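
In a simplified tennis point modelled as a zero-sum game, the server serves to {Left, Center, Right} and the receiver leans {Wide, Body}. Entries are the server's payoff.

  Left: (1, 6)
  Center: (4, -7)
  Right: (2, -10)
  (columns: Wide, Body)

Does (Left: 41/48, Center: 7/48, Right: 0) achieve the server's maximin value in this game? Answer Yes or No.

No

Against Wide this mix gives (41/48)·1 + (7/48)·4 = 23/16.
Against Body this mix gives (41/48)·6 + (7/48)·(-7) = 197/48.
The receiver will play Wide, holding the server to 23/16. Shifting weight toward the row that does better against Wide would raise this floor (the equalizing mix achieves 31/16 against both Wide and Body), so the proposed strategy is not optimal.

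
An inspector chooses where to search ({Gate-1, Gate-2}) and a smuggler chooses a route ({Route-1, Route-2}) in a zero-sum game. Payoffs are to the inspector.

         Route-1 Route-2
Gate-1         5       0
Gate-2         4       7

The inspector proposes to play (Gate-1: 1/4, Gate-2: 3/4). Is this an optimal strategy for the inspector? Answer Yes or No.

No

Against Route-1 this mix gives (1/4)·5 + (3/4)·4 = 17/4.
Against Route-2 this mix gives (1/4)·0 + (3/4)·7 = 21/4.
The smuggler will play Route-1, holding the inspector to 17/4. Shifting weight toward the row that does better against Route-1 would raise this floor (the equalizing mix achieves 35/8 against both Route-1 and Route-2), so the proposed strategy is not optimal.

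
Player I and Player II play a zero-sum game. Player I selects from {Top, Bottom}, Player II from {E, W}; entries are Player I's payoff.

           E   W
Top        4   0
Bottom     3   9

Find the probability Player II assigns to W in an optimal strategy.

Row minima: Top → 0, Bottom → 3; maximin = 3.
Column maxima: E → 4, W → 9; minimax = 4.
3 ≠ 4, so there is no saddle point; optimal play is mixed.
Let Player I play Top with probability p. Expected payoff against E: 4p + 3(1−p) = p + 3; against W: 0p + 9(1−p) = −9p + 9.
Setting these equal: p + 3 = −9p + 9 ⇒ 10p = 6 ⇒ p = 3/5, and the value is (1)·(3/5) + 3 = 18/5.
For Player II: with q = P(E), equating Top's and Bottom's payoffs gives 4q = −6q + 9 ⇒ q = 9/10.

1/10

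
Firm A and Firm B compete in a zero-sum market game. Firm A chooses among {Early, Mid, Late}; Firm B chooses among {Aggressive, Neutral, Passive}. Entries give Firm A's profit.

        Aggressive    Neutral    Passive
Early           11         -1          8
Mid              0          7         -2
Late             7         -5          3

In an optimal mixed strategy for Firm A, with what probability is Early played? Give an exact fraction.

Row minima: Early → -1, Mid → -2, Late → -5; maximin = -1.
Column maxima: Aggressive → 11, Neutral → 7, Passive → 8; minimax = 7.
-1 ≠ 7, so there is no saddle point; optimal play is mixed.
Late is strictly dominated by Early, so Firm A never plays it.
Aggressive is strictly dominated by Passive (it gives Firm A strictly more in every row), so Firm B never plays it.
On the remaining 2×2 (Early, Mid vs Neutral, Passive):
Let Firm A play Early with probability p. Expected payoff against Neutral: (-1)p + 7(1−p) = −8p + 7; against Passive: 8p + (-2)(1−p) = 10p − 2.
Setting these equal: −8p + 7 = 10p − 2 ⇒ −18p = -9 ⇒ p = 1/2, and the value is (-8)·(1/2) + 7 = 3.
For Firm B: with q = P(Neutral), equating Early's and Mid's payoffs gives −9q + 8 = 9q − 2 ⇒ q = 5/9.

1/2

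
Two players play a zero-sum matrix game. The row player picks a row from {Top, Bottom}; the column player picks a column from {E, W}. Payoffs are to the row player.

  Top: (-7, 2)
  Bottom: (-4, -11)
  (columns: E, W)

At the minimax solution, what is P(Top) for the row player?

7/16

Row minima: Top → -7, Bottom → -11; maximin = -7.
Column maxima: E → -4, W → 2; minimax = -4.
-7 ≠ -4, so there is no saddle point; optimal play is mixed.
Let the row player play Top with probability p. Expected payoff against E: (-7)p + (-4)(1−p) = −3p − 4; against W: 2p + (-11)(1−p) = 13p − 11.
Setting these equal: −3p − 4 = 13p − 11 ⇒ −16p = -7 ⇒ p = 7/16, and the value is (-3)·(7/16) − 4 = -85/16.
For the column player: with q = P(E), equating Top's and Bottom's payoffs gives −9q + 2 = 7q − 11 ⇒ q = 13/16.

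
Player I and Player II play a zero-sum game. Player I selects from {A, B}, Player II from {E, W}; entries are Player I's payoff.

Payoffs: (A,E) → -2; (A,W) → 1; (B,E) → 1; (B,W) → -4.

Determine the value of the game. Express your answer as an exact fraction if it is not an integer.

Row minima: A → -2, B → -4; maximin = -2.
Column maxima: E → 1, W → 1; minimax = 1.
-2 ≠ 1, so there is no saddle point; optimal play is mixed.
Let Player I play A with probability p. Expected payoff against E: (-2)p + 1(1−p) = −3p + 1; against W: 1p + (-4)(1−p) = 5p − 4.
Setting these equal: −3p + 1 = 5p − 4 ⇒ −8p = -5 ⇒ p = 5/8, and the value is (-3)·(5/8) + 1 = -7/8.
For Player II: with q = P(E), equating A's and B's payoffs gives −3q + 1 = 5q − 4 ⇒ q = 5/8.

-7/8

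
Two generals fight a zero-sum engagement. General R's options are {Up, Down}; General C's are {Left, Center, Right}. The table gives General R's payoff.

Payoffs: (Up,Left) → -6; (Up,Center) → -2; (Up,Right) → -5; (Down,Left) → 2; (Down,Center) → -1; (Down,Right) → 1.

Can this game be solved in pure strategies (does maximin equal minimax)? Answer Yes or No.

Row minima: Up → -6, Down → -1; maximin = -1.
Column maxima: Left → 2, Center → -1, Right → 1; minimax = -1.
maximin = minimax = -1, so a saddle point exists.

Yes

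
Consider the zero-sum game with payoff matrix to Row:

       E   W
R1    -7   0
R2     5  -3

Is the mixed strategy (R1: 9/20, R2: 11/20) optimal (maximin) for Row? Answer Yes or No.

Against E this mix gives (9/20)·(-7) + (11/20)·5 = -2/5.
Against W this mix gives (9/20)·0 + (11/20)·(-3) = -33/20.
Column will play W, holding Row to -33/20. Shifting weight toward the row that does better against W would raise this floor (the equalizing mix achieves -7/5 against both W and E), so the proposed strategy is not optimal.

No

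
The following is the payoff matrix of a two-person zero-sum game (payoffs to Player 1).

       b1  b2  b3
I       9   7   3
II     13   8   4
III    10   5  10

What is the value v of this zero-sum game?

20/3

Row minima: I → 3, II → 4, III → 5; maximin = 5.
Column maxima: b1 → 13, b2 → 8, b3 → 10; minimax = 8.
5 ≠ 8, so there is no saddle point; optimal play is mixed.
I is strictly dominated by II, so Player 1 never plays it.
b1 is strictly dominated by b2 (it gives Player 1 strictly more in every row), so Player 2 never plays it.
On the remaining 2×2 (II, III vs b2, b3):
Let Player 1 play II with probability p. Expected payoff against b2: 8p + 5(1−p) = 3p + 5; against b3: 4p + 10(1−p) = −6p + 10.
Setting these equal: 3p + 5 = −6p + 10 ⇒ 9p = 5 ⇒ p = 5/9, and the value is (3)·(5/9) + 5 = 20/3.
For Player 2: with q = P(b2), equating II's and III's payoffs gives 4q + 4 = −5q + 10 ⇒ q = 2/3.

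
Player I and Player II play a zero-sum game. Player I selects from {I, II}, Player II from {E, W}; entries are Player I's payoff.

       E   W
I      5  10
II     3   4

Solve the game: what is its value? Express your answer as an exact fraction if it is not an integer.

Row minima: I → 5, II → 3; maximin = 5.
Column maxima: E → 5, W → 10; minimax = 5.
Since maximin = minimax = 5, there is a saddle point and the value is 5.

5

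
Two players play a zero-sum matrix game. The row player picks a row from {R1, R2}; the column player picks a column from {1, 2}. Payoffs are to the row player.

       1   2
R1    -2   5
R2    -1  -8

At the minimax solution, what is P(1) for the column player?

13/14

Row minima: R1 → -2, R2 → -8; maximin = -2.
Column maxima: 1 → -1, 2 → 5; minimax = -1.
-2 ≠ -1, so there is no saddle point; optimal play is mixed.
Let the row player play R1 with probability p. Expected payoff against 1: (-2)p + (-1)(1−p) = −p − 1; against 2: 5p + (-8)(1−p) = 13p − 8.
Setting these equal: −p − 1 = 13p − 8 ⇒ −14p = -7 ⇒ p = 1/2, and the value is (-1)·(1/2) − 1 = -3/2.
For the column player: with q = P(1), equating R1's and R2's payoffs gives −7q + 5 = 7q − 8 ⇒ q = 13/14.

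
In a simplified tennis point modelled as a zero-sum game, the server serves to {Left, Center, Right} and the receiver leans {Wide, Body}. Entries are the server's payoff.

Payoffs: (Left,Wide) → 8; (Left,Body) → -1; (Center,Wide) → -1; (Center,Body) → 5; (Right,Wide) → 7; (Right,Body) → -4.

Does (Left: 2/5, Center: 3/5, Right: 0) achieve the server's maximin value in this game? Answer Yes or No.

Yes

Against Wide this mix gives (2/5)·8 + (3/5)·(-1) = 13/5.
Against Body this mix gives (2/5)·(-1) + (3/5)·5 = 13/5.
All of the receiver's active replies (Wide, Body) yield 13/5, and no column does worse for the server. The mix makes the receiver indifferent and guarantees 13/5, so it is optimal.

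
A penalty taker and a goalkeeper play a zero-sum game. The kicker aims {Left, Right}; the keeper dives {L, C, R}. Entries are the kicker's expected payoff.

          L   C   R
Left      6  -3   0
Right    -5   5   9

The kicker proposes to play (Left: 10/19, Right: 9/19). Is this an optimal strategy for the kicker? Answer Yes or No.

Yes

Against L this mix gives (10/19)·6 + (9/19)·(-5) = 15/19.
Against C this mix gives (10/19)·(-3) + (9/19)·5 = 15/19.
Against R this mix gives (10/19)·0 + (9/19)·9 = 81/19.
All of the keeper's active replies (L, C) yield 15/19, and no column does worse for the kicker. The mix makes the keeper indifferent and guarantees 15/19, so it is optimal.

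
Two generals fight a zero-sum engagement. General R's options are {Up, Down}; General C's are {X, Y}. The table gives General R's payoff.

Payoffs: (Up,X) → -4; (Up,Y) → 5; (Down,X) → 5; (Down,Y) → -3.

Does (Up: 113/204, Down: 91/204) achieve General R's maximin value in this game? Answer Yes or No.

Against X this mix gives (113/204)·(-4) + (91/204)·5 = 1/68.
Against Y this mix gives (113/204)·5 + (91/204)·(-3) = 73/51.
General C will play X, holding General R to 1/68. Shifting weight toward the row that does better against X would raise this floor (the equalizing mix achieves 13/17 against both X and Y), so the proposed strategy is not optimal.

No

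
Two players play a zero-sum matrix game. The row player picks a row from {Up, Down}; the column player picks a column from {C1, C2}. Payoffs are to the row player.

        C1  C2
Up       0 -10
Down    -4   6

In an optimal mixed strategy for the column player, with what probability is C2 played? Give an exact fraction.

Row minima: Up → -10, Down → -4; maximin = -4.
Column maxima: C1 → 0, C2 → 6; minimax = 0.
-4 ≠ 0, so there is no saddle point; optimal play is mixed.
Let the row player play Up with probability p. Expected payoff against C1: 0p + (-4)(1−p) = 4p − 4; against C2: (-10)p + 6(1−p) = −16p + 6.
Setting these equal: 4p − 4 = −16p + 6 ⇒ 20p = 10 ⇒ p = 1/2, and the value is (4)·(1/2) − 4 = -2.
For the column player: with q = P(C1), equating Up's and Down's payoffs gives 10q − 10 = −10q + 6 ⇒ q = 4/5.

1/5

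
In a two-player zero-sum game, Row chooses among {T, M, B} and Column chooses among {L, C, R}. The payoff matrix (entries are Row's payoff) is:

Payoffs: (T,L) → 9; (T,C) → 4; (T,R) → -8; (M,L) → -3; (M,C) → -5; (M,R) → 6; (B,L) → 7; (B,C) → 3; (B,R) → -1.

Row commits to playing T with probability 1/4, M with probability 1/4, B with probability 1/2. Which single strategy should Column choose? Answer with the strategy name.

R

If Column plays L, Row's expected payoff is (1/4)·9 + (1/4)·(-3) + (1/2)·7 = 5.
If Column plays C, Row's expected payoff is (1/4)·4 + (1/4)·(-5) + (1/2)·3 = 5/4.
If Column plays R, Row's expected payoff is (1/4)·(-8) + (1/4)·6 + (1/2)·(-1) = -1.
Column minimizes Row's payoff; the smallest is -1, so the best response is R.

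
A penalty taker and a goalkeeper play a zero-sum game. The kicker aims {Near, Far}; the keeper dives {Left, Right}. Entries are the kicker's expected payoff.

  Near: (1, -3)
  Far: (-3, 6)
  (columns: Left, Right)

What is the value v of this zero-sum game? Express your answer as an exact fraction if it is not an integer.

Row minima: Near → -3, Far → -3; maximin = -3.
Column maxima: Left → 1, Right → 6; minimax = 1.
-3 ≠ 1, so there is no saddle point; optimal play is mixed.
Let the kicker play Near with probability p. Expected payoff against Left: 1p + (-3)(1−p) = 4p − 3; against Right: (-3)p + 6(1−p) = −9p + 6.
Setting these equal: 4p − 3 = −9p + 6 ⇒ 13p = 9 ⇒ p = 9/13, and the value is (4)·(9/13) − 3 = -3/13.
For the keeper: with q = P(Left), equating Near's and Far's payoffs gives 4q − 3 = −9q + 6 ⇒ q = 9/13.

-3/13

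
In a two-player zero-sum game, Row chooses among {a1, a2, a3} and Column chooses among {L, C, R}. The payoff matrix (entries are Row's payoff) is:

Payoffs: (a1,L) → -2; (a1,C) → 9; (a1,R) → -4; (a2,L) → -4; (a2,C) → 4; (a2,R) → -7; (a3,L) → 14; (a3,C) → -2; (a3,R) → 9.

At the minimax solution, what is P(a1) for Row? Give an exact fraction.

11/24

Row minima: a1 → -4, a2 → -7, a3 → -2; maximin = -2.
Column maxima: L → 14, C → 9, R → 9; minimax = 9.
-2 ≠ 9, so there is no saddle point; optimal play is mixed.
a2 is strictly dominated by a1, so Row never plays it.
L is strictly dominated by R (it gives Row strictly more in every row), so Column never plays it.
On the remaining 2×2 (a1, a3 vs C, R):
Let Row play a1 with probability p. Expected payoff against C: 9p + (-2)(1−p) = 11p − 2; against R: (-4)p + 9(1−p) = −13p + 9.
Setting these equal: 11p − 2 = −13p + 9 ⇒ 24p = 11 ⇒ p = 11/24, and the value is (11)·(11/24) − 2 = 73/24.
For Column: with q = P(C), equating a1's and a3's payoffs gives 13q − 4 = −11q + 9 ⇒ q = 13/24.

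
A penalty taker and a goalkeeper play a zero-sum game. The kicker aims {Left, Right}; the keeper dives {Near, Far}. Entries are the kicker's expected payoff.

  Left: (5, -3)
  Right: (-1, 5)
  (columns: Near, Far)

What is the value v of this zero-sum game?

Row minima: Left → -3, Right → -1; maximin = -1.
Column maxima: Near → 5, Far → 5; minimax = 5.
-1 ≠ 5, so there is no saddle point; optimal play is mixed.
Let the kicker play Left with probability p. Expected payoff against Near: 5p + (-1)(1−p) = 6p − 1; against Far: (-3)p + 5(1−p) = −8p + 5.
Setting these equal: 6p − 1 = −8p + 5 ⇒ 14p = 6 ⇒ p = 3/7, and the value is (6)·(3/7) − 1 = 11/7.
For the keeper: with q = P(Near), equating Left's and Right's payoffs gives 8q − 3 = −6q + 5 ⇒ q = 4/7.

11/7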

__________

• _Problem details_
Look in the material above for the line with "Payoffs: (Left,Wide) →" and the line with "Payoffs: (Up,X) →", and transcribe exactly those lines and all lines between them, nothing more.

• _Solution to the exercise_
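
Payoffs: (Left,Wide) → 8; (Left,Body) → -1; (Center,Wide) → -1; (Center,Body) → 5; (Right,Wide) → 7; (Right,Body) → -4.

Does (Left: 2/5, Center: 3/5, Right: 0) achieve the server's maximin value in this game? Answer Yes or No.

Yes

Against Wide this mix gives (2/5)·8 + (3/5)·(-1) = 13/5.
Against Body this mix gives (2/5)·(-1) + (3/5)·5 = 13/5.
All of the receiver's active replies (Wide, Body) yield 13/5, and no column does worse for the server. The mix makes the receiver indifferent and guarantees 13/5, so it is optimal.

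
A penalty taker and a goalkeeper play a zero-sum game. The kicker aims {Left, Right}; the keeper dives {L, C, R}. Entries are the kicker's expected payoff.

          L   C   R
Left      6  -3   0
Right    -5   5   9

The kicker proposes to play (Left: 10/19, Right: 9/19). Is this an optimal strategy for the kicker? Answer Yes or No.

Yes

Against L this mix gives (10/19)·6 + (9/19)·(-5) = 15/19.
Against C this mix gives (10/19)·(-3) + (9/19)·5 = 15/19.
Against R this mix gives (10/19)·0 + (9/19)·9 = 81/19.
All of the keeper's active replies (L, C) yield 15/19, and no column does worse for the kicker. The mix makes the keeper indifferent and guarantees 15/19, so it is optimal.

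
Two generals fight a zero-sum engagement. General R's options are {Up, Down}; General C's are {X, Y}. The table gives General R's payoff.

Payoffs: (Up,X) → -4; (Up,Y) → 5; (Down,X) → 5; (Down,Y) → -3.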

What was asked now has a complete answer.